"""

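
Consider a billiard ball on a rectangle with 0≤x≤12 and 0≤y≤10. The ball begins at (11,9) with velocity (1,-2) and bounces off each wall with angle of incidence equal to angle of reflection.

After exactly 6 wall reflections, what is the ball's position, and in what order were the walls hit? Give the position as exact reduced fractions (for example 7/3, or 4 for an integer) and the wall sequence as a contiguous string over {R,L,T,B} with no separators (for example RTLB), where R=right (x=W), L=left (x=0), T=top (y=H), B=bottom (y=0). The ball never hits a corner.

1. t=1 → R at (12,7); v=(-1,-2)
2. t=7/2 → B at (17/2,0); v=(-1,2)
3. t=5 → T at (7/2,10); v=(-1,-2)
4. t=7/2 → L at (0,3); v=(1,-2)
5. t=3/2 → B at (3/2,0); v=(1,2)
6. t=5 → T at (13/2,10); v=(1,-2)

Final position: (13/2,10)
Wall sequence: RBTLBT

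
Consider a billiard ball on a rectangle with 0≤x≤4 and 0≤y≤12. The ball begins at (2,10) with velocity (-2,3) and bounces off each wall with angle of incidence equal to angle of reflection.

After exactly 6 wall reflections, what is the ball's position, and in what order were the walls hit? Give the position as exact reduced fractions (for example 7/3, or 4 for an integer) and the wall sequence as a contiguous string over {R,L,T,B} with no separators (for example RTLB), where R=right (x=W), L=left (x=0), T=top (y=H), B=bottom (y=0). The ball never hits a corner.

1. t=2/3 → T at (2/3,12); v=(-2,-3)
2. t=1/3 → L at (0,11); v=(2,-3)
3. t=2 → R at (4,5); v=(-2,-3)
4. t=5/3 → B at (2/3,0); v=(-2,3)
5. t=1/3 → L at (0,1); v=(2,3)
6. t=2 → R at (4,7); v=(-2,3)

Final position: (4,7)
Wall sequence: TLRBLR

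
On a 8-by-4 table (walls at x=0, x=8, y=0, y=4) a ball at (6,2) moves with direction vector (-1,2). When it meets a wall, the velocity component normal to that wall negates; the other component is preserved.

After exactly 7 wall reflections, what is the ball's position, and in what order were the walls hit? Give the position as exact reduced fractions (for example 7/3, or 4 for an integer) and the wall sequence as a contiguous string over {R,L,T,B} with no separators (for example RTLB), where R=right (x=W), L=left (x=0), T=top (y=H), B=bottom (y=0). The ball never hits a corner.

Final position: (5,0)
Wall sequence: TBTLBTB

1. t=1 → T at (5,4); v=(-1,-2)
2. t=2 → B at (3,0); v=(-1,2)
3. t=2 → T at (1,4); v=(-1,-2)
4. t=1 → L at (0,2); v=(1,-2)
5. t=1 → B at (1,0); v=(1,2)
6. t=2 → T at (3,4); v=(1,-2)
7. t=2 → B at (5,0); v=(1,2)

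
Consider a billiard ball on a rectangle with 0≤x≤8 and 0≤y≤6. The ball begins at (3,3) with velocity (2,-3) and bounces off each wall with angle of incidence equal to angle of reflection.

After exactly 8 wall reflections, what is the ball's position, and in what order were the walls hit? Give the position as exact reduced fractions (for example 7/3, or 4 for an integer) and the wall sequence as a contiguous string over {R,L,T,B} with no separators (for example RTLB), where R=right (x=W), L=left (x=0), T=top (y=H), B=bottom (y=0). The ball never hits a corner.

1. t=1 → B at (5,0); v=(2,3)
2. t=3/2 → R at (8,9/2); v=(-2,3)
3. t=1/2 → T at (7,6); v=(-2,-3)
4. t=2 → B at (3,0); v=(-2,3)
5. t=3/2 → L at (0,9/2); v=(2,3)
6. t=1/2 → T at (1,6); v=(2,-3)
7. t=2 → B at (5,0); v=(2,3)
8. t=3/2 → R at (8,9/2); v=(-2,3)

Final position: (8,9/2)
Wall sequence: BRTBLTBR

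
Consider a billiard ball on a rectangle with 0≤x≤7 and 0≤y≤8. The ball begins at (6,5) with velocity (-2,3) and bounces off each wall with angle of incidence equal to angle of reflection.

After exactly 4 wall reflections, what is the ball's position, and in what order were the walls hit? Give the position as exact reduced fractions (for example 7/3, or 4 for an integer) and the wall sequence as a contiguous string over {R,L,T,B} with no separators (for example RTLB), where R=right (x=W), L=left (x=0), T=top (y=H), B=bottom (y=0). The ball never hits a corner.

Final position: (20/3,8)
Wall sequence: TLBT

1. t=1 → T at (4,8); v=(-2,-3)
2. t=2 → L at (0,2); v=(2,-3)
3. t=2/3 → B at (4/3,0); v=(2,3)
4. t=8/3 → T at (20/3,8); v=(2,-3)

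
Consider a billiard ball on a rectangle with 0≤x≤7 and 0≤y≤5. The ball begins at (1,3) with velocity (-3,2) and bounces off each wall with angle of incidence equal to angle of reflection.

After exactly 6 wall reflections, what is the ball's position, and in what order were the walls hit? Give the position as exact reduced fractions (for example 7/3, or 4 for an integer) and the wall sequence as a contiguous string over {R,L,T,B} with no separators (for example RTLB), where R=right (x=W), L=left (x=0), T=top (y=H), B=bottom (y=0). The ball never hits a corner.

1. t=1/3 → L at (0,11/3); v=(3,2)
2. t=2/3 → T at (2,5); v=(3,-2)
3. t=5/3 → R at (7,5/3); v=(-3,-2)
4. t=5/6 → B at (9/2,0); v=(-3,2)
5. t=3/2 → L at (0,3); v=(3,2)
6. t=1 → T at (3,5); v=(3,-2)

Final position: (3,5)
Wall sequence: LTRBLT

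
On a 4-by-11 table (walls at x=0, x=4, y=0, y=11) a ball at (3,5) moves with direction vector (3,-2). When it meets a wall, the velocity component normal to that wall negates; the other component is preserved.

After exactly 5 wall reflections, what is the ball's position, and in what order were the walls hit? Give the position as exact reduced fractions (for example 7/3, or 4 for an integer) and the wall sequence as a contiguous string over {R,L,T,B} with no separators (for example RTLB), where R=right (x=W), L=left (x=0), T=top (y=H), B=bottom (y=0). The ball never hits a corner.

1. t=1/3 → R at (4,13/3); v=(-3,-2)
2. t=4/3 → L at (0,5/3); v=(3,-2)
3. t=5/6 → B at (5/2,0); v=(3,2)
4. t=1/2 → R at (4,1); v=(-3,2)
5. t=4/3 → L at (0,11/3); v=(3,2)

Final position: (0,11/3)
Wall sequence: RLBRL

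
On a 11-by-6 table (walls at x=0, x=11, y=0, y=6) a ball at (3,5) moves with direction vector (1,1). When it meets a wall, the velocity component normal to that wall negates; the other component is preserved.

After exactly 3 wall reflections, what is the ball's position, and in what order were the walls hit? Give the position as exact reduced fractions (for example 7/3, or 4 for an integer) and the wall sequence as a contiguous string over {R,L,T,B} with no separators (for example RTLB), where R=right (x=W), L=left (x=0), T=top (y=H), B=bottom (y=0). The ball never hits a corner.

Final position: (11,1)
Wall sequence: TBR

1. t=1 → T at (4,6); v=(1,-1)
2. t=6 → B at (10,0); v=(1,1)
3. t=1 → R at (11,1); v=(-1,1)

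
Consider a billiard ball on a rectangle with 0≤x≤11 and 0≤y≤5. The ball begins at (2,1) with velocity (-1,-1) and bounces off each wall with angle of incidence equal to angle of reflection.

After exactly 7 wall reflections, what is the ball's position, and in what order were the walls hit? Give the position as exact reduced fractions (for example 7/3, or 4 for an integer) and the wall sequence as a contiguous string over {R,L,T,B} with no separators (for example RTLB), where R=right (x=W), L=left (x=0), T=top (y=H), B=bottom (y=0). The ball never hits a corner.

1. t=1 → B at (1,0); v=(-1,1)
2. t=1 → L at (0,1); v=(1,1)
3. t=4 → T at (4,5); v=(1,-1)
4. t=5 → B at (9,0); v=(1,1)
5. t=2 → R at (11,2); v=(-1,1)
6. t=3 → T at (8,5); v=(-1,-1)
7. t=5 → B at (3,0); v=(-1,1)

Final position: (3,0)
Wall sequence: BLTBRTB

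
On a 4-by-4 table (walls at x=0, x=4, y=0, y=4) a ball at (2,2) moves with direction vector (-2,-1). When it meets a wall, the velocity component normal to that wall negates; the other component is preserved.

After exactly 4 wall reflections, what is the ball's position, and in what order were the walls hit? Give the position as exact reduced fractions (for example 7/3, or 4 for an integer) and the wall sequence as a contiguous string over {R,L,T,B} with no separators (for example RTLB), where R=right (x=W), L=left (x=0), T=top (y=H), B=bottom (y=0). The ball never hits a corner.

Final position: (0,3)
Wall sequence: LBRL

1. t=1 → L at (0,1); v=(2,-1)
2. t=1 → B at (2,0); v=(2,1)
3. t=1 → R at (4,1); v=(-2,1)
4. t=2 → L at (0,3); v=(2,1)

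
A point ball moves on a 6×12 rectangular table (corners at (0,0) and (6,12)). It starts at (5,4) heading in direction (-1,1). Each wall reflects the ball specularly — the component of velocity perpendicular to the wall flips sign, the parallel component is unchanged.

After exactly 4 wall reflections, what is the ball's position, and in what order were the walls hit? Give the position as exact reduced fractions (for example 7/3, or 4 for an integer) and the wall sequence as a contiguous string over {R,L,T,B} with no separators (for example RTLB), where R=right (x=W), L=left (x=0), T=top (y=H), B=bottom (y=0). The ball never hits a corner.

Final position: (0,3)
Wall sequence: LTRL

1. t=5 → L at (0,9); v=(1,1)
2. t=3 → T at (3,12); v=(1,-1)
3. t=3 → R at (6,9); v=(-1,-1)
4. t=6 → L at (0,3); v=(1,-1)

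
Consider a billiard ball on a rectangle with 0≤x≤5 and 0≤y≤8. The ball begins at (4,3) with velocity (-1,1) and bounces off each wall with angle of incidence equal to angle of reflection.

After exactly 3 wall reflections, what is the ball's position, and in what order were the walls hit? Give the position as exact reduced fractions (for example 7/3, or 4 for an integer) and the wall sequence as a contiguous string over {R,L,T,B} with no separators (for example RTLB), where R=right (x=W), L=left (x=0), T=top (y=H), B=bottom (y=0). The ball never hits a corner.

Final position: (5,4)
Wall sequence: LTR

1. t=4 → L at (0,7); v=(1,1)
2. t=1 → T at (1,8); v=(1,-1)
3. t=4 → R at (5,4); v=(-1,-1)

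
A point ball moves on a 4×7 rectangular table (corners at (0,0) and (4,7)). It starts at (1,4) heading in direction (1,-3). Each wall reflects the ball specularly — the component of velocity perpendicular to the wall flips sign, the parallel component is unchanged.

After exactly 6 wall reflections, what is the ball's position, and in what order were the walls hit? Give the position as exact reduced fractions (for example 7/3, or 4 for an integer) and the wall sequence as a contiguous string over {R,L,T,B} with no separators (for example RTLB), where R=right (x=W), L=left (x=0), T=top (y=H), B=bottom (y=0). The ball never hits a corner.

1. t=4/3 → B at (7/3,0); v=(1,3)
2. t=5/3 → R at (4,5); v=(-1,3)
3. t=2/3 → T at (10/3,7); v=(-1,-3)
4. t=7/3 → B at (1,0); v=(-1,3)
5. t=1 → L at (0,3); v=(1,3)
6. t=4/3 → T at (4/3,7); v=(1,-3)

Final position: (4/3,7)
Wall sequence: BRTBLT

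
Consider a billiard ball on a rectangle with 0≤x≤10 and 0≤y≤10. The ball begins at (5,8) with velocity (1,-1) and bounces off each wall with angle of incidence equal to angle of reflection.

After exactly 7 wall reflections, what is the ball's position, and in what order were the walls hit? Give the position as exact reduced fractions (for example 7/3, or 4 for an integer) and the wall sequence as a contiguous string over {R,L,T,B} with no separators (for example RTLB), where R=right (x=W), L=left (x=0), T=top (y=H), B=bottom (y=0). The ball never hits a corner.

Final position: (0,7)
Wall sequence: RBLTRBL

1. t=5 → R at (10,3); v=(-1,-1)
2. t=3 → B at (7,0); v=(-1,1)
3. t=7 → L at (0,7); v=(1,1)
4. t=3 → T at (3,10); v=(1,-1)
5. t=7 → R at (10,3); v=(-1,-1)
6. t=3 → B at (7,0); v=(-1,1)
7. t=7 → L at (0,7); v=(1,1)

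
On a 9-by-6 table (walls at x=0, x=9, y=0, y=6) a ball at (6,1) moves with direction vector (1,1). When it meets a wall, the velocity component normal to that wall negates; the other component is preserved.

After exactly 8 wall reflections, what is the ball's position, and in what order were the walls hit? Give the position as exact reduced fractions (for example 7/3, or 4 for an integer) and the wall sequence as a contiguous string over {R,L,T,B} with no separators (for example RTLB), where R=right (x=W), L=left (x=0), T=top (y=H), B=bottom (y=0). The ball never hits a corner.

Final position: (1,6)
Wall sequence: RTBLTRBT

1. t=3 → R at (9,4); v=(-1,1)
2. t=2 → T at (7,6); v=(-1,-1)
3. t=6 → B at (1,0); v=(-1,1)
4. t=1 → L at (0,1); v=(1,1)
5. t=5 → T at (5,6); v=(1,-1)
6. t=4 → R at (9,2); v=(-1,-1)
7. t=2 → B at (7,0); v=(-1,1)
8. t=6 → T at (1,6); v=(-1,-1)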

"""

Task prompt
Locate all lines in the listing above with the word "reflects". Copy them.

Answer section
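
A point ball moves on a 6×12 rectangular table (corners at (0,0) and (6,12)). It starts at (5,4) heading in direction (-1,1). Each wall reflects the ball specularly — the component of velocity perpendicular to the wall flips sign, the parallel component is unchanged.
A point ball moves on a 4×7 rectangular table (corners at (0,0) and (4,7)). It starts at (1,4) heading in direction (1,-3). Each wall reflects the ball specularly — the component of velocity perpendicular to the wall flips sign, the parallel component is unchanged.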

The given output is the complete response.